- [TASK OBJECTIVE] I need all of the entries printed exactly.

- [RECORDS PROVIDED]

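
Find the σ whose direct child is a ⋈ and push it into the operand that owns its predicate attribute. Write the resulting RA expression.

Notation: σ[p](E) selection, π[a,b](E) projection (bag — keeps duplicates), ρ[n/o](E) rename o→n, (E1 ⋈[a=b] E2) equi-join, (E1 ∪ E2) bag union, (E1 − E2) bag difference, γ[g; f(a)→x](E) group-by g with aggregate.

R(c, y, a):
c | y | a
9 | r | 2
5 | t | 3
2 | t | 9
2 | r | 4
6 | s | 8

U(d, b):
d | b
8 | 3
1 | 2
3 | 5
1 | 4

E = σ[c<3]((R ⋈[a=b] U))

σ filters on c, owned by the left side.
E' = (σ[c<3](R) ⋈[a=b] U)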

- [ANSWER BOX]
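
Find the σ whose direct child is a ⋈ and push it into the operand that owns its predicate attribute. Write the resulting RA expression.

Notation: σ[p](E) selection, π[a,b](E) projection (bag — keeps duplicates), ρ[n/o](E) rename o→n, (E1 ⋈[a=b] E2) equi-join, (E1 ∪ E2) bag union, (E1 − E2) bag difference, γ[g; f(a)→x](E) group-by g with aggregate.

R(c, y, a):
c | y | a
9 | r | 2
5 | t | 3
2 | t | 9
2 | r | 4
6 | s | 8

U(d, b):
d | b
8 | 3
1 | 2
3 | 5
1 | 4

E = σ[c<3]((R ⋈[a=b] U))

σ filters on c, owned by the left side.
E' = (σ[c<3](R) ⋈[a=b] U)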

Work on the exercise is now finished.